**TASK TO COMPLETE:** Repeat each record word for word.

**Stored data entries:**
◆ ◆ ◆ ◆

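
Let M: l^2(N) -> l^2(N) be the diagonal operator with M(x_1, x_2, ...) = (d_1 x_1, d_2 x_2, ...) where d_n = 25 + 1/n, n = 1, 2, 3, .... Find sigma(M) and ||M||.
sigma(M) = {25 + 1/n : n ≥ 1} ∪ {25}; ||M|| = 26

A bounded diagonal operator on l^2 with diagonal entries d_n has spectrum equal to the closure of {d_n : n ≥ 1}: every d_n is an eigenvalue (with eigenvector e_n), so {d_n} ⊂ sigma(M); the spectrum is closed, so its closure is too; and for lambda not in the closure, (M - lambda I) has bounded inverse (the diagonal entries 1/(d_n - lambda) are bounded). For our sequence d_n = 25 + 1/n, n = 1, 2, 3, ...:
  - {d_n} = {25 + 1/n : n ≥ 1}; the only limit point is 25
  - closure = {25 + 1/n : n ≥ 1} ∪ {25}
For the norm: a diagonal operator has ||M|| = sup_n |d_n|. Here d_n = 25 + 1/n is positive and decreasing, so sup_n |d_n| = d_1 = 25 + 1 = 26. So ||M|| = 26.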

◆ ◆ ◆ ◆

**RESPONSE TO THE EXERCISE:**
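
Let M: l^2(N) -> l^2(N) be the diagonal operator with M(x_1, x_2, ...) = (d_1 x_1, d_2 x_2, ...) where d_n = 25 + 1/n, n = 1, 2, 3, .... Find sigma(M) and ||M||.
sigma(M) = {25 + 1/n : n ≥ 1} ∪ {25}; ||M|| = 26

A bounded diagonal operator on l^2 with diagonal entries d_n has spectrum equal to the closure of {d_n : n ≥ 1}: every d_n is an eigenvalue (with eigenvector e_n), so {d_n} ⊂ sigma(M); the spectrum is closed, so its closure is too; and for lambda not in the closure, (M - lambda I) has bounded inverse (the diagonal entries 1/(d_n - lambda) are bounded). For our sequence d_n = 25 + 1/n, n = 1, 2, 3, ...:
  - {d_n} = {25 + 1/n : n ≥ 1}; the only limit point is 25
  - closure = {25 + 1/n : n ≥ 1} ∪ {25}
For the norm: a diagonal operator has ||M|| = sup_n |d_n|. Here d_n = 25 + 1/n is positive and decreasing, so sup_n |d_n| = d_1 = 25 + 1 = 26. So ||M|| = 26.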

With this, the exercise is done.